**What is required**
Copy each entry as it stands, leaving nothing out.

Listed entries Start Marker

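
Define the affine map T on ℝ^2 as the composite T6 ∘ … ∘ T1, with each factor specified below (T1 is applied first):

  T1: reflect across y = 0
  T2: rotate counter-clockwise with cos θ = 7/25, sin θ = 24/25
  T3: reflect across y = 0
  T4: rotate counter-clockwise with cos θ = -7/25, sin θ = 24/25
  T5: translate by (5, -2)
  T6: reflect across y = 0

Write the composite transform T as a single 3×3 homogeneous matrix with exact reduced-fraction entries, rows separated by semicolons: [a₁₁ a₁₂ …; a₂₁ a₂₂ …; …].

T1 = [1 0 0; 0 -1 0; 0 0 1]
T2·T1 = [7/25 24/25 0; 24/25 -7/25 0; 0 0 1]
T3·…·T1 = [7/25 24/25 0; -24/25 7/25 0; 0 0 1]
T4·…·T1 = [527/625 -336/625 0; 336/625 527/625 0; 0 0 1]
T5·…·T1 = [527/625 -336/625 5; 336/625 527/625 -2; 0 0 1]
T6·…·T1 = [527/625 -336/625 5; -336/625 -527/625 2; 0 0 1]

T = [527/625 -336/625 5; -336/625 -527/625 2; 0 0 1]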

Listed entries End Marker

**Answer to this exercise**
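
Define the affine map T on ℝ^2 as the composite T6 ∘ … ∘ T1, with each factor specified below (T1 is applied first):

  T1: reflect across y = 0
  T2: rotate counter-clockwise with cos θ = 7/25, sin θ = 24/25
  T3: reflect across y = 0
  T4: rotate counter-clockwise with cos θ = -7/25, sin θ = 24/25
  T5: translate by (5, -2)
  T6: reflect across y = 0

Write the composite transform T as a single 3×3 homogeneous matrix with exact reduced-fraction entries, rows separated by semicolons: [a₁₁ a₁₂ …; a₂₁ a₂₂ …; …].

T1 = [1 0 0; 0 -1 0; 0 0 1]
T2·T1 = [7/25 24/25 0; 24/25 -7/25 0; 0 0 1]
T3·…·T1 = [7/25 24/25 0; -24/25 7/25 0; 0 0 1]
T4·…·T1 = [527/625 -336/625 0; 336/625 527/625 0; 0 0 1]
T5·…·T1 = [527/625 -336/625 5; 336/625 527/625 -2; 0 0 1]
T6·…·T1 = [527/625 -336/625 5; -336/625 -527/625 2; 0 0 1]

T = [527/625 -336/625 5; -336/625 -527/625 2; 0 0 1]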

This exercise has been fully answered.